> [INSTRUCTIONS FOR THE TASK] The entire set of lines below should be copied exactly.

(Collected data entries)
-- Opening Marker --

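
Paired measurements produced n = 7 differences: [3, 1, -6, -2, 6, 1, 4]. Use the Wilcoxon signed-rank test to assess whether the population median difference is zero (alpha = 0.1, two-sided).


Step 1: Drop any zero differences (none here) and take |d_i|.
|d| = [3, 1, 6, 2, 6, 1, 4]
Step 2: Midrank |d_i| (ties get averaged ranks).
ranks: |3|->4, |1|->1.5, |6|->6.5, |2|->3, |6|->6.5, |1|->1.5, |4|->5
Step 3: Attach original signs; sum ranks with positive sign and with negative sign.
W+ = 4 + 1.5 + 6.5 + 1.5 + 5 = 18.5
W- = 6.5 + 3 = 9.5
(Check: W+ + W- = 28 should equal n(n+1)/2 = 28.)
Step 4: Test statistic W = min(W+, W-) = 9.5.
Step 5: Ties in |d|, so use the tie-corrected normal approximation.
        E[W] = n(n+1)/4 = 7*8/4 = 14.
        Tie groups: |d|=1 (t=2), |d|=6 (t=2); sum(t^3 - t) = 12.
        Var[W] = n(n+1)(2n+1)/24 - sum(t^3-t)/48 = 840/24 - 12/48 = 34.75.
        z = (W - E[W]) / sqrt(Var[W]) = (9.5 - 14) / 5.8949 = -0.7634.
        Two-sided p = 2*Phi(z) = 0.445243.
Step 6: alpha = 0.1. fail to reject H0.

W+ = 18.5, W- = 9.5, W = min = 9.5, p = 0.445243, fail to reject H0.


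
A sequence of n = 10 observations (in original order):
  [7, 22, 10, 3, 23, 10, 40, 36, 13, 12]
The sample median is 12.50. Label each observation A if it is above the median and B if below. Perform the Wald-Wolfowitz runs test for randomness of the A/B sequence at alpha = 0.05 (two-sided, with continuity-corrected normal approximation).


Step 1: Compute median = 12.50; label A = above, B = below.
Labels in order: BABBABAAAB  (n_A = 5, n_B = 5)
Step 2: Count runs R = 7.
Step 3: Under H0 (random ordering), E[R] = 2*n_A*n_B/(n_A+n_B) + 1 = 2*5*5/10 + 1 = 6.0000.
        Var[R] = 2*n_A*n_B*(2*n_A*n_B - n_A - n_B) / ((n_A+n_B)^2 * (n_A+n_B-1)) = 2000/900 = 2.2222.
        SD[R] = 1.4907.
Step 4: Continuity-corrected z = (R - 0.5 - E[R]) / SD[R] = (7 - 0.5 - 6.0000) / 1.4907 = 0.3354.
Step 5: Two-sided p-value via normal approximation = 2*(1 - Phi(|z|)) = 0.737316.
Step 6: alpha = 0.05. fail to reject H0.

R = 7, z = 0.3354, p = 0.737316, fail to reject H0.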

-- Closing Marker --

> [RESULT OF THIS TASK]
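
Paired measurements produced n = 7 differences: [3, 1, -6, -2, 6, 1, 4]. Use the Wilcoxon signed-rank test to assess whether the population median difference is zero (alpha = 0.1, two-sided).


Step 1: Drop any zero differences (none here) and take |d_i|.
|d| = [3, 1, 6, 2, 6, 1, 4]
Step 2: Midrank |d_i| (ties get averaged ranks).
ranks: |3|->4, |1|->1.5, |6|->6.5, |2|->3, |6|->6.5, |1|->1.5, |4|->5
Step 3: Attach original signs; sum ranks with positive sign and with negative sign.
W+ = 4 + 1.5 + 6.5 + 1.5 + 5 = 18.5
W- = 6.5 + 3 = 9.5
(Check: W+ + W- = 28 should equal n(n+1)/2 = 28.)
Step 4: Test statistic W = min(W+, W-) = 9.5.
Step 5: Ties in |d|, so use the tie-corrected normal approximation.
        E[W] = n(n+1)/4 = 7*8/4 = 14.
        Tie groups: |d|=1 (t=2), |d|=6 (t=2); sum(t^3 - t) = 12.
        Var[W] = n(n+1)(2n+1)/24 - sum(t^3-t)/48 = 840/24 - 12/48 = 34.75.
        z = (W - E[W]) / sqrt(Var[W]) = (9.5 - 14) / 5.8949 = -0.7634.
        Two-sided p = 2*Phi(z) = 0.445243.
Step 6: alpha = 0.1. fail to reject H0.

W+ = 18.5, W- = 9.5, W = min = 9.5, p = 0.445243, fail to reject H0.


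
A sequence of n = 10 observations (in original order):
  [7, 22, 10, 3, 23, 10, 40, 36, 13, 12]
The sample median is 12.50. Label each observation A if it is above the median and B if below. Perform the Wald-Wolfowitz runs test for randomness of the A/B sequence at alpha = 0.05 (two-sided, with continuity-corrected normal approximation).


Step 1: Compute median = 12.50; label A = above, B = below.
Labels in order: BABBABAAAB  (n_A = 5, n_B = 5)
Step 2: Count runs R = 7.
Step 3: Under H0 (random ordering), E[R] = 2*n_A*n_B/(n_A+n_B) + 1 = 2*5*5/10 + 1 = 6.0000.
        Var[R] = 2*n_A*n_B*(2*n_A*n_B - n_A - n_B) / ((n_A+n_B)^2 * (n_A+n_B-1)) = 2000/900 = 2.2222.
        SD[R] = 1.4907.
Step 4: Continuity-corrected z = (R - 0.5 - E[R]) / SD[R] = (7 - 0.5 - 6.0000) / 1.4907 = 0.3354.
Step 5: Two-sided p-value via normal approximation = 2*(1 - Phi(|z|)) = 0.737316.
Step 6: alpha = 0.05. fail to reject H0.

R = 7, z = 0.3354, p = 0.737316, fail to reject H0.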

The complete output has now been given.